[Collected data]
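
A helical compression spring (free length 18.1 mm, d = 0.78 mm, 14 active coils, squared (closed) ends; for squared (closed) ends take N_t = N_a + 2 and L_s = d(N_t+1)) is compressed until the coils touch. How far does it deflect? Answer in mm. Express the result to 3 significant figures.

N_t = 16; L_s = 0.78·17 = 13.26 mm
δ_solid = L₀ − L_s = 18.1 − 13.26 = 4.84 mm

4.84 mm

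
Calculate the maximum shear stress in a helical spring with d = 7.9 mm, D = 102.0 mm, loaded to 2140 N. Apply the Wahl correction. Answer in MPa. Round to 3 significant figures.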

Instructions to follow: What you need to do is retype all the entries exactly as written.

Task response:
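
A helical compression spring (free length 18.1 mm, d = 0.78 mm, 14 active coils, squared (closed) ends; for squared (closed) ends take N_t = N_a + 2 and L_s = d(N_t+1)) is compressed until the coils touch. How far does it deflect? Answer in mm. Express the result to 3 significant figures.

N_t = 16; L_s = 0.78·17 = 13.26 mm
δ_solid = L₀ − L_s = 18.1 − 13.26 = 4.84 mm

4.84 mm

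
Calculate the maximum shear stress in a helical spring with d = 7.9 mm, D = 102.0 mm, loaded to 2140 N. Apply the Wahl correction. Answer in MPa. Round to 3 significant figures.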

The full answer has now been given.